Records excerpted from a collection
▼

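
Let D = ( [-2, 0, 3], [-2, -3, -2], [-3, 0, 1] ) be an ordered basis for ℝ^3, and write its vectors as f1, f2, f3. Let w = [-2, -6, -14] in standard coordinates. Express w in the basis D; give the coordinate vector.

[-4, 2, 2]

Write w = c_1 f1 + ... + c_3 f3 and solve for the c_i.
Gaussian elimination on [M | w] yields c = (-4, 2, 2).
Check: -4f1 + 2f2 + 2f3 = [-2, -6, -14].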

▲

TASK ITEM: Each record is to be reproduced exactly as it appears.

EXERCISE ANSWER:
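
Let D = ( [-2, 0, 3], [-2, -3, -2], [-3, 0, 1] ) be an ordered basis for ℝ^3, and write its vectors as f1, f2, f3. Let w = [-2, -6, -14] in standard coordinates. Express w in the basis D; give the coordinate vector.

[-4, 2, 2]

Write w = c_1 f1 + ... + c_3 f3 and solve for the c_i.
Gaussian elimination on [M | w] yields c = (-4, 2, 2).
Check: -4f1 + 2f2 + 2f3 = [-2, -6, -14].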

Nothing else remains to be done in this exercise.